The required result is the exact run of lines beginning at the one containing "Find the smallest Cohen's d that a two-sided one-sample" and ending at the last line of the entries.

→ **Stored data entries**
----

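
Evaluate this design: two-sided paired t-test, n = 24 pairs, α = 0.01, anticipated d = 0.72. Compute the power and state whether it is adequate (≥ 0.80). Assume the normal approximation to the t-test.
Power ≈ 0.83; the study is adequately powered (power ≥ 0.80)

Power calculation (paired t-test, normal approximation):
z_β = d · √n - z_{α/2}
z_β = 0.72 · √24 - 2.576
z_β = 0.72 · 4.899 - 2.576
z_β = 0.951

Power = Φ(z_β) = Φ(0.951) ≈ 0.829

Effect size d = 0.72 is medium by Cohen's convention (0.2/0.5/0.8).

Threshold: power ≥ 0.80 is conventionally adequate.
Power ≈ 0.83 → the study is adequately powered (power ≥ 0.80).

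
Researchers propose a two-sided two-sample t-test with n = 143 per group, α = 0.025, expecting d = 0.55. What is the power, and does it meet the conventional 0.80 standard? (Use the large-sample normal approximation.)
Power ≈ 0.99; the study is adequately powered (power ≥ 0.80)

Power calculation (two-sample t-test, normal approximation):
z_β = d · √(n/2) - z_{α/2}
z_β = 0.55 · √(143/2) - 2.241
z_β = 0.55 · 8.456 - 2.241
z_β = 2.409

Power = Φ(z_β) = Φ(2.409) ≈ 0.992

Effect size d = 0.55 is medium by Cohen's convention (0.2/0.5/0.8).

Threshold: power ≥ 0.80 is conventionally adequate.
Power ≈ 0.99 → the study is adequately powered (power ≥ 0.80).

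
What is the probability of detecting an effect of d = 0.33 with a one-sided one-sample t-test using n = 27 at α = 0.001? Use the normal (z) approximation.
Power ≈ 0.08

Power calculation (one-sample t-test, normal approximation):
z_β = d · √n - z_α
z_β = 0.33 · √27 - 3.090
z_β = 0.33 · 5.196 - 3.090
z_β = -1.376

Power = Φ(z_β) = Φ(-1.376) ≈ 0.084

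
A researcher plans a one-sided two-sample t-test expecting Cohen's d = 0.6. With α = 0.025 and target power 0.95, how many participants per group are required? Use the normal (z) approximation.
n = 73 per group

Sample size formula (two-sample t-test, normal approximation):
n = 2 · ((z_α + z_β) / d)²

z_α = 1.960 (for α = 0.025, one-sided)
z_β = 1.645 (for power = 0.95)
d = 0.6

n = 2 · ((1.960 + 1.645) / 0.6)²
n = 2 · (6.008)²
n ≈ 72.19
Round up to the next whole number: n = 73 per group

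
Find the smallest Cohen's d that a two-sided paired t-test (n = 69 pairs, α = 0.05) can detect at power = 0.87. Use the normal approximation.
d ≈ 0.37

Minimum detectable effect (paired t-test, normal approximation):
d = (z_{α/2} + z_β) / √n
d = (1.960 + 1.126) / √69
d = 3.086 / 8.307
d ≈ 0.37

By Cohen's convention (0.2 small / 0.5 medium / 0.8 large): small effect.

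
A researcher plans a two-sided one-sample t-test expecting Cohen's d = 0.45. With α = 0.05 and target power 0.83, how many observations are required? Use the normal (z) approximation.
n = 42

Sample size formula (one-sample t-test, normal approximation):
n = ((z_{α/2} + z_β) / d)²

z_{α/2} = 1.960 (for α = 0.05, two-sided)
z_β = 0.954 (for power = 0.83)
d = 0.45

n = ((1.960 + 0.954) / 0.45)²
n = (6.476)²
n ≈ 41.94
Round up to the next whole number: n = 42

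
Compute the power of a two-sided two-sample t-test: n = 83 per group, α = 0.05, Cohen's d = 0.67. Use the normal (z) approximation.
Power ≈ 0.99

Power calculation (two-sample t-test, normal approximation):
z_β = d · √(n/2) - z_{α/2}
z_β = 0.67 · √(83/2) - 1.960
z_β = 0.67 · 6.442 - 1.960
z_β = 2.356

Power = Φ(z_β) = Φ(2.356) ≈ 0.991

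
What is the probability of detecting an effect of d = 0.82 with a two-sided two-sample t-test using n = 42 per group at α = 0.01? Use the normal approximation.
Power ≈ 0.88

Power calculation (two-sample t-test, normal approximation):
z_β = d · √(n/2) - z_{α/2}
z_β = 0.82 · √(42/2) - 2.576
z_β = 0.82 · 4.583 - 2.576
z_β = 1.182

Power = Φ(z_β) = Φ(1.182) ≈ 0.881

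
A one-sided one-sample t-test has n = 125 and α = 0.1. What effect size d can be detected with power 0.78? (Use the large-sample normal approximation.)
d ≈ 0.18

Minimum detectable effect (one-sample t-test, normal approximation):
d = (z_α + z_β) / √n
d = (1.282 + 0.772) / √125
d = 2.054 / 11.180
d ≈ 0.18

By Cohen's convention (0.2 small / 0.5 medium / 0.8 large): very small effect.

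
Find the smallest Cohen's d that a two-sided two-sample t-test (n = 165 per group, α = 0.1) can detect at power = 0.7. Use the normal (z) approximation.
d ≈ 0.24

Minimum detectable effect (two-sample t-test, normal approximation):
d = (z_{α/2} + z_β) / √(n/2)
d = (1.645 + 0.524) / √(165/2)
d = 2.169 / 9.083
d ≈ 0.24

By Cohen's convention (0.2 small / 0.5 medium / 0.8 large): small effect.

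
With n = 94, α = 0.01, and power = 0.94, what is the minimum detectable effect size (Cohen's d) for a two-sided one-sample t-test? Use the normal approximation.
d ≈ 0.43

Minimum detectable effect (one-sample t-test, normal approximation):
d = (z_{α/2} + z_β) / √n
d = (2.576 + 1.555) / √94
d = 4.131 / 9.695
d ≈ 0.43

By Cohen's convention (0.2 small / 0.5 medium / 0.8 large): small effect.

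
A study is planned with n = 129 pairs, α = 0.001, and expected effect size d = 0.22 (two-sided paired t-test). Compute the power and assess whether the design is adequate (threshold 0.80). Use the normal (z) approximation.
Power ≈ 0.21; the study is underpowered (power < 0.80)

Power calculation (paired t-test, normal approximation):
z_β = d · √n - z_{α/2}
z_β = 0.22 · √129 - 3.291
z_β = 0.22 · 11.358 - 3.291
z_β = -0.792

Power = Φ(z_β) = Φ(-0.792) ≈ 0.214

Effect size d = 0.22 is small by Cohen's convention (0.2/0.5/0.8).

Threshold: power ≥ 0.80 is conventionally adequate.
Power ≈ 0.21 → the study is underpowered (power < 0.80).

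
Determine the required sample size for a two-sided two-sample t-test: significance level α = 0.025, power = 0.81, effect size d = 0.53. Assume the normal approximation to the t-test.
n = 70 per group

Sample size formula (two-sample t-test, normal approximation):
n = 2 · ((z_{α/2} + z_β) / d)²

z_{α/2} = 2.241 (for α = 0.025, two-sided)
z_β = 0.878 (for power = 0.81)
d = 0.53

n = 2 · ((2.241 + 0.878) / 0.53)²
n = 2 · (5.885)²
n ≈ 69.27
Round up to the next whole number: n = 70 per group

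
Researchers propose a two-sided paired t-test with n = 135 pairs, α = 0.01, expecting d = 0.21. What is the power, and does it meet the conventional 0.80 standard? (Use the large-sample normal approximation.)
Power ≈ 0.45; the study is underpowered (power < 0.80)

Power calculation (paired t-test, normal approximation):
z_β = d · √n - z_{α/2}
z_β = 0.21 · √135 - 2.576
z_β = 0.21 · 11.619 - 2.576
z_β = -0.136

Power = Φ(z_β) = Φ(-0.136) ≈ 0.446

Effect size d = 0.21 is small by Cohen's convention (0.2/0.5/0.8).

Threshold: power ≥ 0.80 is conventionally adequate.
Power ≈ 0.45 → the study is underpowered (power < 0.80).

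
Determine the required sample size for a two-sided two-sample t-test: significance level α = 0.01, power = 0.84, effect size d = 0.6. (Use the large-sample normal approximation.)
n = 71 per group

Sample size formula (two-sample t-test, normal approximation):
n = 2 · ((z_{α/2} + z_β) / d)²

z_{α/2} = 2.576 (for α = 0.01, two-sided)
z_β = 0.994 (for power = 0.84)
d = 0.6

n = 2 · ((2.576 + 0.994) / 0.6)²
n = 2 · (5.950)²
n ≈ 70.81
Round up to the next whole number: n = 71 per group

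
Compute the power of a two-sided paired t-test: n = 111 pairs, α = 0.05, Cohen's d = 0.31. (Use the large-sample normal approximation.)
Power ≈ 0.90

Power calculation (paired t-test, normal approximation):
z_β = d · √n - z_{α/2}
z_β = 0.31 · √111 - 1.960
z_β = 0.31 · 10.536 - 1.960
z_β = 1.306

Power = Φ(z_β) = Φ(1.306) ≈ 0.904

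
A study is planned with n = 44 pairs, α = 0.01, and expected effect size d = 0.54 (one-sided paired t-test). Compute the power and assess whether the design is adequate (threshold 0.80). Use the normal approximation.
Power ≈ 0.90; the study is adequately powered (power ≥ 0.80)

Power calculation (paired t-test, normal approximation):
z_β = d · √n - z_α
z_β = 0.54 · √44 - 2.326
z_β = 0.54 · 6.633 - 2.326
z_β = 1.256

Power = Φ(z_β) = Φ(1.256) ≈ 0.895

Effect size d = 0.54 is medium by Cohen's convention (0.2/0.5/0.8).

Threshold: power ≥ 0.80 is conventionally adequate.
Power ≈ 0.90 → the study is adequately powered (power ≥ 0.80).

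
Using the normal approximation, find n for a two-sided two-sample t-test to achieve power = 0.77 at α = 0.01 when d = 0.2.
n = 550 per group

Sample size formula (two-sample t-test, normal approximation):
n = 2 · ((z_{α/2} + z_β) / d)²

z_{α/2} = 2.576 (for α = 0.01, two-sided)
z_β = 0.739 (for power = 0.77)
d = 0.2

n = 2 · ((2.576 + 0.739) / 0.2)²
n = 2 · (16.575)²
n ≈ 549.46
Round up to the next whole number: n = 550 per group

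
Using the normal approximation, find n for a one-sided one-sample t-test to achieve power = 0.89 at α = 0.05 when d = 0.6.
n = 23

Sample size formula (one-sample t-test, normal approximation):
n = ((z_α + z_β) / d)²

z_α = 1.645 (for α = 0.05, one-sided)
z_β = 1.227 (for power = 0.89)
d = 0.6

n = ((1.645 + 1.227) / 0.6)²
n = (4.787)²
n ≈ 22.92
Round up to the next whole number: n = 23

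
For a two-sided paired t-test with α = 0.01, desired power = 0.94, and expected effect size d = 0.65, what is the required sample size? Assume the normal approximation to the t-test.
n = 41 pairs

Sample size formula (paired t-test, normal approximation):
n = ((z_{α/2} + z_β) / d)²

z_{α/2} = 2.576 (for α = 0.01, two-sided)
z_β = 1.555 (for power = 0.94)
d = 0.65

n = ((2.576 + 1.555) / 0.65)²
n = (6.355)²
n ≈ 40.39
Round up to the next whole number: n = 41 pairs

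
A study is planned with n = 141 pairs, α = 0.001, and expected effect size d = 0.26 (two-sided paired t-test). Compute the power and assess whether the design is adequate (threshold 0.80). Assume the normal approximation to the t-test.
Power ≈ 0.42; the study is underpowered (power < 0.80)

Power calculation (paired t-test, normal approximation):
z_β = d · √n - z_{α/2}
z_β = 0.26 · √141 - 3.291
z_β = 0.26 · 11.874 - 3.291
z_β = -0.203

Power = Φ(z_β) = Φ(-0.203) ≈ 0.419

Effect size d = 0.26 is small by Cohen's convention (0.2/0.5/0.8).

Threshold: power ≥ 0.80 is conventionally adequate.
Power ≈ 0.42 → the study is underpowered (power < 0.80).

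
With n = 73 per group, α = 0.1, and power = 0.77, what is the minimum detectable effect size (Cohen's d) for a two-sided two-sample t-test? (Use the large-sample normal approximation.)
d ≈ 0.39

Minimum detectable effect (two-sample t-test, normal approximation):
d = (z_{α/2} + z_β) / √(n/2)
d = (1.645 + 0.739) / √(73/2)
d = 2.384 / 6.042
d ≈ 0.39

By Cohen's convention (0.2 small / 0.5 medium / 0.8 large): small effect.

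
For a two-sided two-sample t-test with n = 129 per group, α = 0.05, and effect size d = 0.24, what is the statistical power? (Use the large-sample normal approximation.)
Power ≈ 0.49

Power calculation (two-sample t-test, normal approximation):
z_β = d · √(n/2) - z_{α/2}
z_β = 0.24 · √(129/2) - 1.960
z_β = 0.24 · 8.031 - 1.960
z_β = -0.032

Power = Φ(z_β) = Φ(-0.032) ≈ 0.487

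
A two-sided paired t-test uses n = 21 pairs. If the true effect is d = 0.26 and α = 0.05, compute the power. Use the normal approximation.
Power ≈ 0.22

Power calculation (paired t-test, normal approximation):
z_β = d · √n - z_{α/2}
z_β = 0.26 · √21 - 1.960
z_β = 0.26 · 4.583 - 1.960
z_β = -0.768

Power = Φ(z_β) = Φ(-0.768) ≈ 0.221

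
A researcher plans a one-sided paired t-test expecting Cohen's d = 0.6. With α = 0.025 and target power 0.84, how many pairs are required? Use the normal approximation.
n = 25 pairs

Sample size formula (paired t-test, normal approximation):
n = ((z_α + z_β) / d)²

z_α = 1.960 (for α = 0.025, one-sided)
z_β = 0.994 (for power = 0.84)
d = 0.6

n = ((1.960 + 0.994) / 0.6)²
n = (4.923)²
n ≈ 24.24
Round up to the next whole number: n = 25 pairs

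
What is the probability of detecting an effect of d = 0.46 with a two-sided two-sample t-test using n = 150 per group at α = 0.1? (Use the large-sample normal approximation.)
Power ≈ 0.99

Power calculation (two-sample t-test, normal approximation):
z_β = d · √(n/2) - z_{α/2}
z_β = 0.46 · √(150/2) - 1.645
z_β = 0.46 · 8.660 - 1.645
z_β = 2.339

Power = Φ(z_β) = Φ(2.339) ≈ 0.990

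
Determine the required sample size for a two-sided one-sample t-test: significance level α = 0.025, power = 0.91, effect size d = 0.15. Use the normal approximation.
n = 571

Sample size formula (one-sample t-test, normal approximation):
n = ((z_{α/2} + z_β) / d)²

z_{α/2} = 2.241 (for α = 0.025, two-sided)
z_β = 1.341 (for power = 0.91)
d = 0.15

n = ((2.241 + 1.341) / 0.15)²
n = (23.880)²
n ≈ 570.25
Round up to the next whole number: n = 571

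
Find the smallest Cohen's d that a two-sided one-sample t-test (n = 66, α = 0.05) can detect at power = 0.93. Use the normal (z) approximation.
d ≈ 0.42

Minimum detectable effect (one-sample t-test, normal approximation):
d = (z_{α/2} + z_β) / √n
d = (1.960 + 1.476) / √66
d = 3.436 / 8.124
d ≈ 0.42

By Cohen's convention (0.2 small / 0.5 medium / 0.8 large): small effect.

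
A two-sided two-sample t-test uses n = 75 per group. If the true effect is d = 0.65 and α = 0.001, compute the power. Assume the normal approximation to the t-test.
Power ≈ 0.75

Power calculation (two-sample t-test, normal approximation):
z_β = d · √(n/2) - z_{α/2}
z_β = 0.65 · √(75/2) - 3.291
z_β = 0.65 · 6.124 - 3.291
z_β = 0.690

Power = Φ(z_β) = Φ(0.690) ≈ 0.755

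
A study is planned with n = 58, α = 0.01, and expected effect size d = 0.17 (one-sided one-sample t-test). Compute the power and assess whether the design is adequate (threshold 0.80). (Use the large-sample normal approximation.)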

----

→ **OUTPUT BELOW**
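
Find the smallest Cohen's d that a two-sided one-sample t-test (n = 66, α = 0.05) can detect at power = 0.93. Use the normal (z) approximation.
d ≈ 0.42

Minimum detectable effect (one-sample t-test, normal approximation):
d = (z_{α/2} + z_β) / √n
d = (1.960 + 1.476) / √66
d = 3.436 / 8.124
d ≈ 0.42

By Cohen's convention (0.2 small / 0.5 medium / 0.8 large): small effect.

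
A two-sided two-sample t-test uses n = 75 per group. If the true effect is d = 0.65 and α = 0.001, compute the power. Assume the normal approximation to the t-test.
Power ≈ 0.75

Power calculation (two-sample t-test, normal approximation):
z_β = d · √(n/2) - z_{α/2}
z_β = 0.65 · √(75/2) - 3.291
z_β = 0.65 · 6.124 - 3.291
z_β = 0.690

Power = Φ(z_β) = Φ(0.690) ≈ 0.755

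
A study is planned with n = 58, α = 0.01, and expected effect size d = 0.17 (one-sided one-sample t-test). Compute the power and assess whether the design is adequate (threshold 0.80). (Use the large-sample normal approximation.)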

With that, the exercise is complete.